[Stored data entries]
Content starts

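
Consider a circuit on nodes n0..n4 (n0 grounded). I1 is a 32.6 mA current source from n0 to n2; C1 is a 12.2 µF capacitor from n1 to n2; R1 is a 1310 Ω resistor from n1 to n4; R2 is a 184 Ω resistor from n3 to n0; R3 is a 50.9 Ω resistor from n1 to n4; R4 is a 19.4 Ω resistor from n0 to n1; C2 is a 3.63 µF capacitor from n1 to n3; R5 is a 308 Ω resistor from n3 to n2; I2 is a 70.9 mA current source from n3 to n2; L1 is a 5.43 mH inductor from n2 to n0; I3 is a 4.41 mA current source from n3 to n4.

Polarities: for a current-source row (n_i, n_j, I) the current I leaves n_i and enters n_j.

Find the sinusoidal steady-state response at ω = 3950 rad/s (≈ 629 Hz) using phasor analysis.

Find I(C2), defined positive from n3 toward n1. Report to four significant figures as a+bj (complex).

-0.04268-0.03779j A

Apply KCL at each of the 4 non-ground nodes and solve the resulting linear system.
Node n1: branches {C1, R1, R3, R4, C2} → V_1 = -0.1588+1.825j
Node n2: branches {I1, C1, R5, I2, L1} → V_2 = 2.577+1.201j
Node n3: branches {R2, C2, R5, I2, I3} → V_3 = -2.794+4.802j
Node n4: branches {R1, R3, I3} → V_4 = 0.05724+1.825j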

Content ends
Content starts

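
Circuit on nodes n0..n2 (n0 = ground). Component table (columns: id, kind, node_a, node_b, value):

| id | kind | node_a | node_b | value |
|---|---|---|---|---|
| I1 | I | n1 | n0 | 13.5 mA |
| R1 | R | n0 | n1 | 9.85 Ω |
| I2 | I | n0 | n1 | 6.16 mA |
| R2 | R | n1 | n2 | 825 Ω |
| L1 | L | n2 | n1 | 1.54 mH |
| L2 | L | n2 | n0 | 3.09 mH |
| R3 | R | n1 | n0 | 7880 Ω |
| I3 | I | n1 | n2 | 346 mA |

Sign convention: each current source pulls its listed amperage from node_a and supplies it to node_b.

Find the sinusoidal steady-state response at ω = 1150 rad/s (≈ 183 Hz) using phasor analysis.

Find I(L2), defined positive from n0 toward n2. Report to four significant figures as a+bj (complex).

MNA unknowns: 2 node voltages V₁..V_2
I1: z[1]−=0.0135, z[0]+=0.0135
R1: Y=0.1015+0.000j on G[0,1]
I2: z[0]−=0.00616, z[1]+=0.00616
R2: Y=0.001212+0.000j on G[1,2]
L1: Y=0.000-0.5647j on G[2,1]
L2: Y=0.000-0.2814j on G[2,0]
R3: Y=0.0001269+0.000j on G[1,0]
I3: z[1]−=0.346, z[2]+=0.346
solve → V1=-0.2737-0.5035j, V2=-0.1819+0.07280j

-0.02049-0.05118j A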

Content ends

(WHAT THE EXERCISE ASKS)
Copy word for word the stretch of entries above from the line that has "n0 | 7880 Ω |" through the line that has "Find the sinusoidal steady-state response at ω = 1150", both ends included, and nothing outside it.

(RESULT OF THE EXERCISE)
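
| R3 | R | n1 | n0 | 7880 Ω |
| I3 | I | n1 | n2 | 346 mA |

Sign convention: each current source pulls its listed amperage from node_a and supplies it to node_b.

Find the sinusoidal steady-state response at ω = 1150 rad/s (≈ 183 Hz) using phasor analysis.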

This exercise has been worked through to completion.